** Opening DATA SUPPLIED block **
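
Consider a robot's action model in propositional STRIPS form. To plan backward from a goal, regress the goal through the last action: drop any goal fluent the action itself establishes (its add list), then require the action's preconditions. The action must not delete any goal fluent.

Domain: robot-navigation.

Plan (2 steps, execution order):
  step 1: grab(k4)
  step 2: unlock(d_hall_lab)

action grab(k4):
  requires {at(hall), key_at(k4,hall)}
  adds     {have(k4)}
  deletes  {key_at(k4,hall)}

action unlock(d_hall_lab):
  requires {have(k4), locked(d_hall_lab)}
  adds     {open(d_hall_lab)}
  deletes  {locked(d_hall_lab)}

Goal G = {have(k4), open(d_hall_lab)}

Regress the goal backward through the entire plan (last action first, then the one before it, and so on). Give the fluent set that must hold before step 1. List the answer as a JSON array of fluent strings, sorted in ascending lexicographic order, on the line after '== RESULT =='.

Work backward from the goal:
  through step 2 (unlock(d_hall_lab)): drop {open(d_hall_lab)}, keep {have(k4)}, require {have(k4), locked(d_hall_lab)}
    → {have(k4), locked(d_hall_lab)}
  through step 1 (grab(k4)): drop {have(k4)}, keep {locked(d_hall_lab)}, require {at(hall), key_at(k4,hall)}
    → {at(hall), key_at(k4,hall), locked(d_hall_lab)}

== RESULT ==
["at(hall)", "key_at(k4,hall)", "locked(d_hall_lab)"]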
** Closing DATA SUPPLIED block **
> _EXERCISE OBJECTIVE_:
The data must be transcribed in full. Every word stays the same.

> _EXERCISE RESPONSE_:
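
Consider a robot's action model in propositional STRIPS form. To plan backward from a goal, regress the goal through the last action: drop any goal fluent the action itself establishes (its add list), then require the action's preconditions. The action must not delete any goal fluent.

Domain: robot-navigation.

Plan (2 steps, execution order):
  step 1: grab(k4)
  step 2: unlock(d_hall_lab)

action grab(k4):
  requires {at(hall), key_at(k4,hall)}
  adds     {have(k4)}
  deletes  {key_at(k4,hall)}

action unlock(d_hall_lab):
  requires {have(k4), locked(d_hall_lab)}
  adds     {open(d_hall_lab)}
  deletes  {locked(d_hall_lab)}

Goal G = {have(k4), open(d_hall_lab)}

Regress the goal backward through the entire plan (last action first, then the one before it, and so on). Give the fluent set that must hold before step 1. List the answer as a JSON array of fluent strings, sorted in ascending lexicographic order, on the line after '== RESULT =='.

Work backward from the goal:
  through step 2 (unlock(d_hall_lab)): drop {open(d_hall_lab)}, keep {have(k4)}, require {have(k4), locked(d_hall_lab)}
    → {have(k4), locked(d_hall_lab)}
  through step 1 (grab(k4)): drop {have(k4)}, keep {locked(d_hall_lab)}, require {at(hall), key_at(k4,hall)}
    → {at(hall), key_at(k4,hall), locked(d_hall_lab)}

== RESULT ==
["at(hall)", "key_at(k4,hall)", "locked(d_hall_lab)"]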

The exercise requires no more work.